**Task brief**
Each line of the records below that holds "inertia" should be copied out.
++++
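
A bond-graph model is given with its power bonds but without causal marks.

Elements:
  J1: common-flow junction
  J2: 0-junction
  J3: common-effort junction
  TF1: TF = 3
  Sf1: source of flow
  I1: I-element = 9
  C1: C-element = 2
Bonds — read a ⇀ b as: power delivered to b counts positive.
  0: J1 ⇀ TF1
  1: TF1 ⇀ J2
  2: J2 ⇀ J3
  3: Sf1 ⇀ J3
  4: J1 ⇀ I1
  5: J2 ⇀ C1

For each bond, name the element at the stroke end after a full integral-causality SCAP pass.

bond 0 |J1
bond 1 |TF1
bond 2 |J3
bond 3 |Sf1
bond 4 |I1
bond 5 |J2

b3 |Sf1  (Sf1 (Sf) sets flow on bond)
b2 |J3  (closing 0-jn rule on J3)
b4 |I1  (I1 integral (f out))
b0 |J1  (J1 flow already set via bond 4)
b1 |TF1  (TF1: transformer flips bond 0)
b5 |J2  (J2 needs exactly one e-in)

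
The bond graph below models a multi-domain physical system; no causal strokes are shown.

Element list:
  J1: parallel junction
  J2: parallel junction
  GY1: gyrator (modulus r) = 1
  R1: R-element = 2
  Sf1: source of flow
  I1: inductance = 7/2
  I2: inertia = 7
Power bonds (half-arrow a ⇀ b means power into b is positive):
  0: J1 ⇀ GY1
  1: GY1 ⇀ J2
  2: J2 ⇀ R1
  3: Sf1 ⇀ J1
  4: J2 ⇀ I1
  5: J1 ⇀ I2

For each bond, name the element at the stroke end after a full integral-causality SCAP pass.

b0 stroke→J1
b1 stroke→J2
b2 stroke→R1
b3 stroke→Sf1
b4 stroke→I1
b5 stroke→I2

β3 stroke→Sf1  (source Sf1 imposes f)
β4 stroke→I1  (I1 outputs flow p/I1)
β5 stroke→I2  (I2 integral (f out))
β0 stroke→J1  (closing 0-jn rule on J1)
β1 stroke→J2  (through GY1, causality inverts; strokes same side of GY1)
β2 stroke→R1  (J2 effort already set via bond 1)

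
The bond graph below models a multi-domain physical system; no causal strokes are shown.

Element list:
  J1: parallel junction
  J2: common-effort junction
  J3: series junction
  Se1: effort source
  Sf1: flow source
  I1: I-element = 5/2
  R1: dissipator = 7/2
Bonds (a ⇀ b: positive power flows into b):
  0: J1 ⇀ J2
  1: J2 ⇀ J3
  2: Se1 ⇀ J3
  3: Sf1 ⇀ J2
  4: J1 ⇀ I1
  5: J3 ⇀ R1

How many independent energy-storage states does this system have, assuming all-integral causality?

1  (I1 all integral)

β2 |J3  (Se1: effort source, stroke at far end)
β3 |Sf1  (source Sf1 imposes f)
β4 |I1  (I1 integral (f out))
β0 |J1  (J1: last free bond brings effort in)
β1 |J2  (J2: last free bond brings effort in)
β5 |J3  (J3: bond 1 brought flow, rest push out)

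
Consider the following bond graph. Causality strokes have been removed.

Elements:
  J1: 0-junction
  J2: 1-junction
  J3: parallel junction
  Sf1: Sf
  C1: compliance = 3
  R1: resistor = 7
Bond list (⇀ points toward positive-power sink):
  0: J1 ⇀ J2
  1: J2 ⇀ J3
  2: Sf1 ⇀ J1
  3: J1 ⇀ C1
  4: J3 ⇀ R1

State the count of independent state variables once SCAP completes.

bond 2 |Sf1  (source Sf1 imposes f)
bond 3 |J1  (C1 outputs effort q/C1)
bond 0 |J2  (J1: bond 3 brought effort, rest push out)
bond 1 |J3  (J2: last free bond brings flow in)
bond 4 |R1  (J3 effort already set via bond 1)

1  (C1 all integral)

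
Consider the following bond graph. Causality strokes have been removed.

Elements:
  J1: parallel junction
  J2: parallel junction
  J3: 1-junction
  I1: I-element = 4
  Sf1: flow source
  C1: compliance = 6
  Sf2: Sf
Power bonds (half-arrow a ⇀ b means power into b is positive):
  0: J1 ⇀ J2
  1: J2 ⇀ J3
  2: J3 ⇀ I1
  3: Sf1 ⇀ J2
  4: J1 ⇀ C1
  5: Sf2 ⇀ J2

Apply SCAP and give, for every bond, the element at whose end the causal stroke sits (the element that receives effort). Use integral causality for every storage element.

b3 stroke at Sf1  (Sf1 (Sf) sets flow on bond)
b5 stroke at Sf2  (Sf2 (Sf) sets flow on bond)
b2 stroke at I1  (prefer integral on I1)
b1 stroke at J3  (common-f at J3 fixed by 2)
b0 stroke at J2  (only one effort-in slot at J2)
b4 stroke at J1  (only one effort-in slot at J1)

bond 0 →J2
bond 1 →J3
bond 2 →I1
bond 3 →Sf1
bond 4 →J1
bond 5 →Sf2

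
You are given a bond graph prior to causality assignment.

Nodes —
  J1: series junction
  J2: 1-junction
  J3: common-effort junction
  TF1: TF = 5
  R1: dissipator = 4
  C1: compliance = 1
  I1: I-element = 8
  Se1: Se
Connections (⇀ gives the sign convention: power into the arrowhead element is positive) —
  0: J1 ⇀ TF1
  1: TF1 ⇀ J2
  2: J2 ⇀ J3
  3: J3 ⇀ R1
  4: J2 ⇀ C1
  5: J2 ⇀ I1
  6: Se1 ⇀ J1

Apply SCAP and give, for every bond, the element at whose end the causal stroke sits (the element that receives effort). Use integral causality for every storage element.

b6 |J1  (Se1: effort source, stroke at far end)
b0 |TF1  (J1: last free bond brings flow in)
b1 |J2  (TF1 one-in-one-out from 0)
b4 |J2  (prefer integral on C1)
b5 |I1  (I1: I, integral causality)
b2 |J2  (J2 flow already set via bond 5)
b3 |J3  (J3: last free bond brings effort in)

b0 |TF1
b1 |J2
b2 |J2
b3 |J3
b4 |J2
b5 |I1
b6 |J1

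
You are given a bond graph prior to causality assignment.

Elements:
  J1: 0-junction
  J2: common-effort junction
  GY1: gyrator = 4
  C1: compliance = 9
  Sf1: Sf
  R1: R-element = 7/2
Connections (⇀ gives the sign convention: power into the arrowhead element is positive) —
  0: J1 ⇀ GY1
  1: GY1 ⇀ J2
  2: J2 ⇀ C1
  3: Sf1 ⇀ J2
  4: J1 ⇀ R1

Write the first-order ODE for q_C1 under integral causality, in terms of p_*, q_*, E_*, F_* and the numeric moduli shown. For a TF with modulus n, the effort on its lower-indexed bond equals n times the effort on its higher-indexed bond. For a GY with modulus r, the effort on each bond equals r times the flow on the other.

#3 |Sf1  (source Sf1 imposes f)
#2 |J2  (prefer integral on C1)
#1 |GY1  (J2: bond 2 brought effort, rest push out)
#0 |GY1  (GY1 both-in/both-out from 1)
#4 |J1  (only one effort-in slot at J1)

dq_C1/dt = F_Sf1 - 7*q_C1/288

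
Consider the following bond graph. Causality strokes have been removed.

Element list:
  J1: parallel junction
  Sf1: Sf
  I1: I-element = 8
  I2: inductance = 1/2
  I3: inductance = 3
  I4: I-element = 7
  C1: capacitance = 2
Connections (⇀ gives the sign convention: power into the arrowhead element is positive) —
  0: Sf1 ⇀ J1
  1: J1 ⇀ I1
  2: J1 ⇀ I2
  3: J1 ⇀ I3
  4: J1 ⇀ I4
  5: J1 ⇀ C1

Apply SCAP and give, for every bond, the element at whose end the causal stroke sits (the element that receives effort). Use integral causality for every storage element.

β0 →Sf1  (Sf1 fixes flow; stroke at Sf1)
β1 →I1  (prefer integral on I1)
β2 →I2  (I2: I, integral causality)
β3 →I3  (I3 outputs flow p/I3)
β4 →I4  (prefer integral on I4)
β5 →J1  (J1 needs exactly one e-in)

bond 0 stroke→Sf1
bond 1 stroke→I1
bond 2 stroke→I2
bond 3 stroke→I3
bond 4 stroke→I4
bond 5 stroke→J1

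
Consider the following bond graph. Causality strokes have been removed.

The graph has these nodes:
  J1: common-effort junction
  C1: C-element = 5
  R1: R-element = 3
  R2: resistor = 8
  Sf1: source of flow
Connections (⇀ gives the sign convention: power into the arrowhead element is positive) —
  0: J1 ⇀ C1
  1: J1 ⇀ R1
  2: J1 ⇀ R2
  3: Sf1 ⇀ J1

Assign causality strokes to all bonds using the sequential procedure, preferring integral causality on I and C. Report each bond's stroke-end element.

#0 stroke→J1
#1 stroke→R1
#2 stroke→R2
#3 stroke→Sf1

b3 stroke→Sf1  (Sf1 (Sf) sets flow on bond)
b0 stroke→J1  (prefer integral on C1)
b1 stroke→R1  (J1 effort already set via bond 0)
b2 stroke→R2  (J1 effort already set via bond 0)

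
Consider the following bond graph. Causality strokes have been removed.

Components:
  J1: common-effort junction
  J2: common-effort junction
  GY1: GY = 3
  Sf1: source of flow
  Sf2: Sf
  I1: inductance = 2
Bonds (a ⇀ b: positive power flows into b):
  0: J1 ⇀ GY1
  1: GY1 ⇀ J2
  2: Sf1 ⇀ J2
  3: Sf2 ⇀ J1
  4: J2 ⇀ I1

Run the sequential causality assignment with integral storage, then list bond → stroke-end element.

#2 stroke at Sf1  (source Sf1 imposes f)
#3 stroke at Sf2  (Sf2 (Sf) sets flow on bond)
#0 stroke at J1  (J1 needs exactly one e-in)
#1 stroke at J2  (GY GY1: same side as bond 0)
#4 stroke at I1  (0-jn J2 has e-setter on 1)

bond 0 stroke at J1
bond 1 stroke at J2
bond 2 stroke at Sf1
bond 3 stroke at Sf2
bond 4 stroke at I1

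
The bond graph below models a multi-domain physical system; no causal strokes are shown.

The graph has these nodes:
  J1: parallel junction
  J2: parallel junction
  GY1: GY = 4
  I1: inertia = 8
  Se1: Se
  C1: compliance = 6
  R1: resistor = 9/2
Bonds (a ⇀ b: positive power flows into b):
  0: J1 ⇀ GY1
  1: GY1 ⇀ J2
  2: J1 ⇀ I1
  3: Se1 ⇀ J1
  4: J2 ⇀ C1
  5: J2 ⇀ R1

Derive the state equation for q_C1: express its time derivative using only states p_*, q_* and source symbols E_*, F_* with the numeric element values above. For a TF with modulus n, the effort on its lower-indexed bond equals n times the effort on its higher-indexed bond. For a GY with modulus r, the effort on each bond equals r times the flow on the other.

bond 3 stroke→J1  (Se1: effort source, stroke at far end)
bond 0 stroke→GY1  (J1 effort already set via bond 3)
bond 2 stroke→I1  (J1: bond 3 brought effort, rest push out)
bond 1 stroke→GY1  (GY GY1: same side as bond 0)
bond 4 stroke→J2  (C1 integral (e out))
bond 5 stroke→R1  (J2 effort already set via bond 4)

dq_C1/dt = E_Se1/4 - q_C1/27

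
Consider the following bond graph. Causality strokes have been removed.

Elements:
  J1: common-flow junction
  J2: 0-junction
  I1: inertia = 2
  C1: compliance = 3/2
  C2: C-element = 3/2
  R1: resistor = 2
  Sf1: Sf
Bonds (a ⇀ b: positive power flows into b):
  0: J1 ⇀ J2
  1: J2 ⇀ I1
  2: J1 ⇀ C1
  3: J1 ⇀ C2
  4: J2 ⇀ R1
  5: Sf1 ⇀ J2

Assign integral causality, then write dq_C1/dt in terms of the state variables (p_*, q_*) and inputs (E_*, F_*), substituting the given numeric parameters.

bond 5 →Sf1  (Sf1 (Sf) sets flow on bond)
bond 1 →I1  (I1 outputs flow p/I1)
bond 2 →J1  (C1 integral (e out))
bond 3 →J1  (C2 outputs effort q/C2)
bond 0 →J2  (J1 needs exactly one f-in)
bond 4 →R1  (0-jn J2 has e-setter on 0)

dq_C1/dt = -F_Sf1 + p_I1/2 - q_C1/3 - q_C2/3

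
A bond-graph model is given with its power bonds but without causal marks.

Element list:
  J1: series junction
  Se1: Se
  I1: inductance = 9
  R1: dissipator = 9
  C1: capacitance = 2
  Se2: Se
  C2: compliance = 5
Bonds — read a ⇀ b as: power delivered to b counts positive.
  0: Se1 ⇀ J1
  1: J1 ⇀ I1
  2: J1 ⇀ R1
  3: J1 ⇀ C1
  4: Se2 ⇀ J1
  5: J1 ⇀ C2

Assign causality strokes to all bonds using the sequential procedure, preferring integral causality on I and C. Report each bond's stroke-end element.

#0 →J1  (Se1: effort source, stroke at far end)
#4 →J1  (source Se2 imposes e)
#1 →I1  (I1 outputs flow p/I1)
#2 →J1  (common-f at J1 fixed by 1)
#3 →J1  (J1: bond 1 brought flow, rest push out)
#5 →J1  (J1 flow already set via bond 1)

β0 |J1
β1 |I1
β2 |J1
β3 |J1
β4 |J1
β5 |J1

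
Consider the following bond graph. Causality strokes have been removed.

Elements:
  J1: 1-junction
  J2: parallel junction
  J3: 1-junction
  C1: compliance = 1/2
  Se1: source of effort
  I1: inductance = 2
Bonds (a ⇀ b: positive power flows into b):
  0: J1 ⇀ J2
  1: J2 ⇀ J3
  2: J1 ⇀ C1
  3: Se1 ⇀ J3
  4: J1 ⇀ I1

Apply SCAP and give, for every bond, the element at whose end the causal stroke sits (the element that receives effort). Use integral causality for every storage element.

β3 stroke→J3  (Se1 fixes effort; stroke away)
β1 stroke→J2  (closing 1-jn rule on J3)
β0 stroke→J1  (common-e at J2 fixed by 1)
β2 stroke→J1  (C1 outputs effort q/C1)
β4 stroke→I1  (J1: last free bond brings flow in)

β0 stroke→J1
β1 stroke→J2
β2 stroke→J1
β3 stroke→J3
β4 stroke→I1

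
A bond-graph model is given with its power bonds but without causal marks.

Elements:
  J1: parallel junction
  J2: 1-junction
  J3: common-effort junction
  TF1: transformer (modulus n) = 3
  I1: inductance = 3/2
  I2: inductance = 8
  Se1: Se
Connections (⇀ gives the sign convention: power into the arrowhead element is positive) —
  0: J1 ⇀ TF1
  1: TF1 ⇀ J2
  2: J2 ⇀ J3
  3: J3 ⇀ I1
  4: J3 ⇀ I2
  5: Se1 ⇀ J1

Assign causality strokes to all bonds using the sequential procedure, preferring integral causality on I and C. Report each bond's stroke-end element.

#0 stroke at TF1
#1 stroke at J2
#2 stroke at J3
#3 stroke at I1
#4 stroke at I2
#5 stroke at J1

b5 stroke→J1  (Se1 (Se) sets effort on bond)
b0 stroke→TF1  (J1 effort already set via bond 5)
b1 stroke→J2  (TF TF1: opposite of bond 0)
b2 stroke→J3  (closing 1-jn rule on J2)
b3 stroke→I1  (J3: bond 2 brought effort, rest push out)
b4 stroke→I2  (0-jn J3 has e-setter on 2)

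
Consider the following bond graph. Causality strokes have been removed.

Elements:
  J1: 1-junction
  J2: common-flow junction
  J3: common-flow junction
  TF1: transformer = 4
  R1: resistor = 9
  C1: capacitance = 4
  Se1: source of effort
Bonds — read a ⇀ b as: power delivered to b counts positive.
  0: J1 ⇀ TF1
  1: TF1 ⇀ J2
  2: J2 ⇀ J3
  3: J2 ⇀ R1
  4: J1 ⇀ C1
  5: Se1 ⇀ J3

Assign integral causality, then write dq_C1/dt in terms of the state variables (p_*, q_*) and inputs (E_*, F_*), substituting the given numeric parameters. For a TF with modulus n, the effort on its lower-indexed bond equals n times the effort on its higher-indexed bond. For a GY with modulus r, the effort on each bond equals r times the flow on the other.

dq_C1/dt = E_Se1/36 - q_C1/576

#5 stroke at J3  (Se1: effort source, stroke at far end)
#2 stroke at J2  (J3 needs exactly one f-in)
#4 stroke at J1  (C1: C, integral causality)
#0 stroke at TF1  (J1 needs exactly one f-in)
#1 stroke at J2  (TF1: transformer flips bond 0)
#3 stroke at R1  (only one flow-in slot at J2)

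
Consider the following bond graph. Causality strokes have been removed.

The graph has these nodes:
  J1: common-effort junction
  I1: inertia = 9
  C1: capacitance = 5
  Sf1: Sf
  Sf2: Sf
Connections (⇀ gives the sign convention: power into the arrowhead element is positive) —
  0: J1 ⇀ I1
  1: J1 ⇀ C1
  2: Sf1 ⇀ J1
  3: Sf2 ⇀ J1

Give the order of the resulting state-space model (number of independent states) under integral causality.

2  (C1, I1 all integral)

bond 2 stroke→Sf1  (source Sf1 imposes f)
bond 3 stroke→Sf2  (Sf2 fixes flow; stroke at Sf2)
bond 0 stroke→I1  (I1 outputs flow p/I1)
bond 1 stroke→J1  (closing 0-jn rule on J1)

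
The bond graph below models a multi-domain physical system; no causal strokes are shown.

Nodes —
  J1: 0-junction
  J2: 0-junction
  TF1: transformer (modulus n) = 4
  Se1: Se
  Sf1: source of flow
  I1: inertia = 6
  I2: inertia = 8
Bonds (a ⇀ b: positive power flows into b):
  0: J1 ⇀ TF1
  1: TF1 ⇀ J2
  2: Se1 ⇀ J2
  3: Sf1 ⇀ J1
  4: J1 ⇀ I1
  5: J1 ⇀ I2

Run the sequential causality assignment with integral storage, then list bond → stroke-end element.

b2 →J2  (Se1 fixes effort; stroke away)
b3 →Sf1  (source Sf1 imposes f)
b1 →TF1  (common-e at J2 fixed by 2)
b0 →J1  (TF1 one-in-one-out from 1)
b4 →I1  (0-jn J1 has e-setter on 0)
b5 →I2  (J1 effort already set via bond 0)

#0 stroke→J1
#1 stroke→TF1
#2 stroke→J2
#3 stroke→Sf1
#4 stroke→I1
#5 stroke→I2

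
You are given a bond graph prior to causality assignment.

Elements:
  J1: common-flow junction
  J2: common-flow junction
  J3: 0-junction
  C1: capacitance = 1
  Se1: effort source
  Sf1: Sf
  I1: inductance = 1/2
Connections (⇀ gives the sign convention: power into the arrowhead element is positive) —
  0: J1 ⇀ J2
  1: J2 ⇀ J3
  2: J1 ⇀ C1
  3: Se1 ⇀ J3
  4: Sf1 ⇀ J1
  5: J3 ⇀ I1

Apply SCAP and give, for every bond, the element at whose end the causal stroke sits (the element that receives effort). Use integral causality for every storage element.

β0 stroke→J1
β1 stroke→J2
β2 stroke→J1
β3 stroke→J3
β4 stroke→Sf1
β5 stroke→I1

#3 →J3  (Se1: effort source, stroke at far end)
#4 →Sf1  (source Sf1 imposes f)
#0 →J1  (J1: bond 4 brought flow, rest push out)
#2 →J1  (1-jn J1 has f-setter on 4)
#1 →J2  (J2 flow already set via bond 0)
#5 →I1  (common-e at J3 fixed by 3)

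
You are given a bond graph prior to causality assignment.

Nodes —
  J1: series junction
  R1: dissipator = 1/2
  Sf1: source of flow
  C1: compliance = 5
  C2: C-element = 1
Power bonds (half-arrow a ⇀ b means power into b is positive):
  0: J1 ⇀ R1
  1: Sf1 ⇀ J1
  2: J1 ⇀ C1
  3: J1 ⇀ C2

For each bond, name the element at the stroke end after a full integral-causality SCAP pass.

#1 stroke at Sf1  (Sf1 fixes flow; stroke at Sf1)
#0 stroke at J1  (J1: bond 1 brought flow, rest push out)
#2 stroke at J1  (J1: bond 1 brought flow, rest push out)
#3 stroke at J1  (common-f at J1 fixed by 1)

b0 stroke→J1
b1 stroke→Sf1
b2 stroke→J1
b3 stroke→J1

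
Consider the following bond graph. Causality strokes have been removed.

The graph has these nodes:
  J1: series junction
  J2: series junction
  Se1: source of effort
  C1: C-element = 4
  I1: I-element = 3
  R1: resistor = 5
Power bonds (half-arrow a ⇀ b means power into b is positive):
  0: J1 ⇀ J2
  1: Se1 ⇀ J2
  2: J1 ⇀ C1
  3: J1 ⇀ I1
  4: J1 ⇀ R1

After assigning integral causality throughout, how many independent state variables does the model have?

2  (C1, I1 all integral)

#1 →J2  (Se1 fixes effort; stroke away)
#0 →J1  (J2: last free bond brings flow in)
#2 →J1  (C1: C, integral causality)
#3 →I1  (I1: I, integral causality)
#4 →J1  (J1 flow already set via bond 3)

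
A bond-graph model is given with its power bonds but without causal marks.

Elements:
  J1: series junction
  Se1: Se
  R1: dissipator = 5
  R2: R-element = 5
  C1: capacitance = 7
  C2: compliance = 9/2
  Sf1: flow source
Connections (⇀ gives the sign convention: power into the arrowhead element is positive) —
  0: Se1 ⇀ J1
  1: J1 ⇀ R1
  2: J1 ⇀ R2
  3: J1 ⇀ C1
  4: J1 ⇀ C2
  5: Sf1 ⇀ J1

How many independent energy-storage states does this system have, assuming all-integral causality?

2  (C1, C2 all integral)

β0 stroke at J1  (Se1: effort source, stroke at far end)
β5 stroke at Sf1  (Sf1 (Sf) sets flow on bond)
β1 stroke at J1  (common-f at J1 fixed by 5)
β2 stroke at J1  (J1: bond 5 brought flow, rest push out)
β3 stroke at J1  (1-jn J1 has f-setter on 5)
β4 stroke at J1  (J1 flow already set via bond 5)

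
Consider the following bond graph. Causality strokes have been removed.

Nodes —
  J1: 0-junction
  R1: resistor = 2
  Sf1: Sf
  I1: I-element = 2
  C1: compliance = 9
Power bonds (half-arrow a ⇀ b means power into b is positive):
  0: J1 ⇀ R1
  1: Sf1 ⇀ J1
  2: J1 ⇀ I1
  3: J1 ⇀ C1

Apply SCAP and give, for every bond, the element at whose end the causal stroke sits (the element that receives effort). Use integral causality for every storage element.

bond 1 →Sf1  (Sf1 fixes flow; stroke at Sf1)
bond 2 →I1  (I1: I, integral causality)
bond 3 →J1  (C1: C, integral causality)
bond 0 →R1  (0-jn J1 has e-setter on 3)

#0 stroke→R1
#1 stroke→Sf1
#2 stroke→I1
#3 stroke→J1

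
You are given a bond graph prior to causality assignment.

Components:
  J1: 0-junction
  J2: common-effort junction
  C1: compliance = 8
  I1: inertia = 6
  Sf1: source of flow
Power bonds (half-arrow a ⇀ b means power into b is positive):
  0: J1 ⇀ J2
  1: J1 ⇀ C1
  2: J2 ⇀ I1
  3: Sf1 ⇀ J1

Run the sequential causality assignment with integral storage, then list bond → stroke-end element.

β0 →J2
β1 →J1
β2 →I1
β3 →Sf1

#3 stroke at Sf1  (Sf1 (Sf) sets flow on bond)
#1 stroke at J1  (C1 outputs effort q/C1)
#0 stroke at J2  (common-e at J1 fixed by 1)
#2 stroke at I1  (J2 effort already set via bond 0)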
++++
**Solved problem**
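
  I2: inertia = 7
  I1: inertia = 8
  I1: inertia = 2
  I1: inertia = 9
  I1: inertia = 6
  I2: inertia = 8
  I1: inertia = 6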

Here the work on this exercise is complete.